## Task prompt
Each record below is to be reproduced without any change.

## Supplied records

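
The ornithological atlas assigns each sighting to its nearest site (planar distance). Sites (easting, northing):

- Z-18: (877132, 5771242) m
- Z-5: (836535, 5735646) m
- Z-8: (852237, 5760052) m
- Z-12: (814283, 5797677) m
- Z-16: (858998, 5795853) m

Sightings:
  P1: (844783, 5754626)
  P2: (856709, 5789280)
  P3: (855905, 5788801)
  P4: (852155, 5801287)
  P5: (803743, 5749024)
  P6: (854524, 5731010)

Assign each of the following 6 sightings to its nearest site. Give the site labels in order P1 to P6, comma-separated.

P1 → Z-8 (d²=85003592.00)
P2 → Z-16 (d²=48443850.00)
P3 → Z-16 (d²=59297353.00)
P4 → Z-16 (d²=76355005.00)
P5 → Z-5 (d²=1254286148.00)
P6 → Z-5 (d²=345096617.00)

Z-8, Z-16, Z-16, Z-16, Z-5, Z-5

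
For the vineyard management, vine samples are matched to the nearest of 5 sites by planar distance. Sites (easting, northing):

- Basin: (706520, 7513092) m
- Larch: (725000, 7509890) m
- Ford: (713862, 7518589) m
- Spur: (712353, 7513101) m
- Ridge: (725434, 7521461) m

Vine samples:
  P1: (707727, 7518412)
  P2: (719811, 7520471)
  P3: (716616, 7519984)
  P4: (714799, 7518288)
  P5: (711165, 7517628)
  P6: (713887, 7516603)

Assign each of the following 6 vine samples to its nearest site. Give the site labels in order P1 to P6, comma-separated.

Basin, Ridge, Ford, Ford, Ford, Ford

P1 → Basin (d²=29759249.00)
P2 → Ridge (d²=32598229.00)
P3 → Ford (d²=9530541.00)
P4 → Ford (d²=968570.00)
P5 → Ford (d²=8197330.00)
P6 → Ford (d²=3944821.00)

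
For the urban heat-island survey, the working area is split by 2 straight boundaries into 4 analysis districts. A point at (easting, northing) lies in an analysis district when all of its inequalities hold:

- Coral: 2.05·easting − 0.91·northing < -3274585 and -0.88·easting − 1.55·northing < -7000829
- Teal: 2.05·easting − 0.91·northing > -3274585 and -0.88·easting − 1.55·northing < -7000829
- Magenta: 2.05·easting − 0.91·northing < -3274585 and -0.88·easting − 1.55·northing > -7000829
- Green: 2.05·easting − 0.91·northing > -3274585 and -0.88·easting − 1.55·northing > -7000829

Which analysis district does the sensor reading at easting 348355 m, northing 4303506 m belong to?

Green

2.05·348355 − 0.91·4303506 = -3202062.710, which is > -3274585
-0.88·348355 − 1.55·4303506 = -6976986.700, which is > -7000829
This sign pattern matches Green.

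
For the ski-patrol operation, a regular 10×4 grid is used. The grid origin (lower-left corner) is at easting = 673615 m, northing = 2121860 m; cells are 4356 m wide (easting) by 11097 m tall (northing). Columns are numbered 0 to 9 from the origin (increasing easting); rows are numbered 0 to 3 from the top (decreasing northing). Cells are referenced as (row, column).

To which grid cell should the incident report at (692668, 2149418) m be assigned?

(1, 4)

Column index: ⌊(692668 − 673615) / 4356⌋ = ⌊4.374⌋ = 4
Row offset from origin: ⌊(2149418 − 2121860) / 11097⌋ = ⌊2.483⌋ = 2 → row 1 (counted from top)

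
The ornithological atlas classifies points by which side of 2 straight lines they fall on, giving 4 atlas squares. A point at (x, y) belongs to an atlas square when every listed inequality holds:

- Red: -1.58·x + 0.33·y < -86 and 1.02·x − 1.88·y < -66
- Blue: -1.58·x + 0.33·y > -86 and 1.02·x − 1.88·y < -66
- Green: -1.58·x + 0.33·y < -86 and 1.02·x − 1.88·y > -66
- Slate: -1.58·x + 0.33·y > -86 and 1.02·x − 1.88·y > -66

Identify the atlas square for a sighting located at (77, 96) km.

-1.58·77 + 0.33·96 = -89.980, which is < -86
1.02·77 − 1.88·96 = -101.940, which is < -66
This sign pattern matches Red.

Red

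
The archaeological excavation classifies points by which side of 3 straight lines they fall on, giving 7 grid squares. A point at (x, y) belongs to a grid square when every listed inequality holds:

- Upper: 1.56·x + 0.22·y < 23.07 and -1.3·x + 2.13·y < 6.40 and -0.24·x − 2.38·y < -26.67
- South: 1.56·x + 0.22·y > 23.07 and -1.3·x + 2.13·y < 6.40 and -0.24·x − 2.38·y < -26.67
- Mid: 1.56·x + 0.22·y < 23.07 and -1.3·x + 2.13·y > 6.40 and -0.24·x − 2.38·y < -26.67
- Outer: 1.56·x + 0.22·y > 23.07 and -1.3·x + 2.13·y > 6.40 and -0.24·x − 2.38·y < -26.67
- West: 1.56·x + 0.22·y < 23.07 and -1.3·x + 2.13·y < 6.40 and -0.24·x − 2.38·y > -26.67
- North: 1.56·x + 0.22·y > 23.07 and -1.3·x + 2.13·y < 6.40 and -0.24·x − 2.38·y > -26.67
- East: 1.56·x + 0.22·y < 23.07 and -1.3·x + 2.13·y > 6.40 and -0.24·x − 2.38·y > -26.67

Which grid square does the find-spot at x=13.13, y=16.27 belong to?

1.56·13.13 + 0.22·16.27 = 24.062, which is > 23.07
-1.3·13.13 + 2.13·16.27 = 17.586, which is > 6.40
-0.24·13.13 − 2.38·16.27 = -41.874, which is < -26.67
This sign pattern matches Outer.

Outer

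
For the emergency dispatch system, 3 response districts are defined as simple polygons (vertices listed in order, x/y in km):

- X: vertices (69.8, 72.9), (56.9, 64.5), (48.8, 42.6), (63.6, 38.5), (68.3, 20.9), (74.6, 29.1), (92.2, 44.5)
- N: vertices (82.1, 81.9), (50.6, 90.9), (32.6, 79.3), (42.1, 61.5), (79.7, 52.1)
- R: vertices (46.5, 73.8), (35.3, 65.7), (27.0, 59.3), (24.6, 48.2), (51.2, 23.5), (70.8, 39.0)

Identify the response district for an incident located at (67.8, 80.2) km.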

## Output below
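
The ornithological atlas assigns each sighting to its nearest site (planar distance). Sites (easting, northing):

- Z-18: (877132, 5771242) m
- Z-5: (836535, 5735646) m
- Z-8: (852237, 5760052) m
- Z-12: (814283, 5797677) m
- Z-16: (858998, 5795853) m

Sightings:
  P1: (844783, 5754626)
  P2: (856709, 5789280)
  P3: (855905, 5788801)
  P4: (852155, 5801287)
  P5: (803743, 5749024)
  P6: (854524, 5731010)

Assign each of the following 6 sightings to its nearest site. Give the site labels in order P1 to P6, comma-separated.

P1 → Z-8 (d²=85003592.00)
P2 → Z-16 (d²=48443850.00)
P3 → Z-16 (d²=59297353.00)
P4 → Z-16 (d²=76355005.00)
P5 → Z-5 (d²=1254286148.00)
P6 → Z-5 (d²=345096617.00)

Z-8, Z-16, Z-16, Z-16, Z-5, Z-5

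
For the vineyard management, vine samples are matched to the nearest of 5 sites by planar distance. Sites (easting, northing):

- Basin: (706520, 7513092) m
- Larch: (725000, 7509890) m
- Ford: (713862, 7518589) m
- Spur: (712353, 7513101) m
- Ridge: (725434, 7521461) m

Vine samples:
  P1: (707727, 7518412)
  P2: (719811, 7520471)
  P3: (716616, 7519984)
  P4: (714799, 7518288)
  P5: (711165, 7517628)
  P6: (713887, 7516603)

Assign each of the following 6 vine samples to its nearest site. Give the site labels in order P1 to P6, comma-separated.

Basin, Ridge, Ford, Ford, Ford, Ford

P1 → Basin (d²=29759249.00)
P2 → Ridge (d²=32598229.00)
P3 → Ford (d²=9530541.00)
P4 → Ford (d²=968570.00)
P5 → Ford (d²=8197330.00)
P6 → Ford (d²=3944821.00)

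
For the urban heat-island survey, the working area is split by 2 straight boundaries into 4 analysis districts. A point at (easting, northing) lies in an analysis district when all of its inequalities hold:

- Coral: 2.05·easting − 0.91·northing < -3274585 and -0.88·easting − 1.55·northing < -7000829
- Teal: 2.05·easting − 0.91·northing > -3274585 and -0.88·easting − 1.55·northing < -7000829
- Magenta: 2.05·easting − 0.91·northing < -3274585 and -0.88·easting − 1.55·northing > -7000829
- Green: 2.05·easting − 0.91·northing > -3274585 and -0.88·easting − 1.55·northing > -7000829

Which analysis district does the sensor reading at easting 348355 m, northing 4303506 m belong to?

Green

2.05·348355 − 0.91·4303506 = -3202062.710, which is > -3274585
-0.88·348355 − 1.55·4303506 = -6976986.700, which is > -7000829
This sign pattern matches Green.

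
For the ski-patrol operation, a regular 10×4 grid is used. The grid origin (lower-left corner) is at easting = 673615 m, northing = 2121860 m; cells are 4356 m wide (easting) by 11097 m tall (northing). Columns are numbered 0 to 9 from the origin (increasing easting); rows are numbered 0 to 3 from the top (decreasing northing). Cells are referenced as (row, column).

To which grid cell should the incident report at (692668, 2149418) m be assigned?

(1, 4)

Column index: ⌊(692668 − 673615) / 4356⌋ = ⌊4.374⌋ = 4
Row offset from origin: ⌊(2149418 − 2121860) / 11097⌋ = ⌊2.483⌋ = 2 → row 1 (counted from top)

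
The ornithological atlas classifies points by which side of 2 straight lines they fall on, giving 4 atlas squares. A point at (x, y) belongs to an atlas square when every listed inequality holds:

- Red: -1.58·x + 0.33·y < -86 and 1.02·x − 1.88·y < -66
- Blue: -1.58·x + 0.33·y > -86 and 1.02·x − 1.88·y < -66
- Green: -1.58·x + 0.33·y < -86 and 1.02·x − 1.88·y > -66
- Slate: -1.58·x + 0.33·y > -86 and 1.02·x − 1.88·y > -66

Identify the atlas square for a sighting located at (77, 96) km.

-1.58·77 + 0.33·96 = -89.980, which is < -86
1.02·77 − 1.88·96 = -101.940, which is < -66
This sign pattern matches Red.

Red

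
The archaeological excavation classifies points by which side of 3 straight lines they fall on, giving 7 grid squares. A point at (x, y) belongs to a grid square when every listed inequality holds:

- Upper: 1.56·x + 0.22·y < 23.07 and -1.3·x + 2.13·y < 6.40 and -0.24·x − 2.38·y < -26.67
- South: 1.56·x + 0.22·y > 23.07 and -1.3·x + 2.13·y < 6.40 and -0.24·x − 2.38·y < -26.67
- Mid: 1.56·x + 0.22·y < 23.07 and -1.3·x + 2.13·y > 6.40 and -0.24·x − 2.38·y < -26.67
- Outer: 1.56·x + 0.22·y > 23.07 and -1.3·x + 2.13·y > 6.40 and -0.24·x − 2.38·y < -26.67
- West: 1.56·x + 0.22·y < 23.07 and -1.3·x + 2.13·y < 6.40 and -0.24·x − 2.38·y > -26.67
- North: 1.56·x + 0.22·y > 23.07 and -1.3·x + 2.13·y < 6.40 and -0.24·x − 2.38·y > -26.67
- East: 1.56·x + 0.22·y < 23.07 and -1.3·x + 2.13·y > 6.40 and -0.24·x − 2.38·y > -26.67

Which grid square does the find-spot at x=13.13, y=16.27 belong to?

1.56·13.13 + 0.22·16.27 = 24.062, which is > 23.07
-1.3·13.13 + 2.13·16.27 = 17.586, which is > 6.40
-0.24·13.13 − 2.38·16.27 = -41.874, which is < -26.67
This sign pattern matches Outer.

Outer

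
For the emergency dispatch system, 3 response districts are defined as simple polygons (vertices listed in order, x/y in km):

- X: vertices (69.8, 72.9), (56.9, 64.5), (48.8, 42.6), (63.6, 38.5), (68.3, 20.9), (74.6, 29.1), (92.2, 44.5)
- N: vertices (82.1, 81.9), (50.6, 90.9), (32.6, 79.3), (42.1, 61.5), (79.7, 52.1)
- R: vertices (46.5, 73.8), (35.3, 65.7), (27.0, 59.3), (24.6, 48.2), (51.2, 23.5), (70.8, 39.0)

Identify the response district for an incident located at (67.8, 80.2) km.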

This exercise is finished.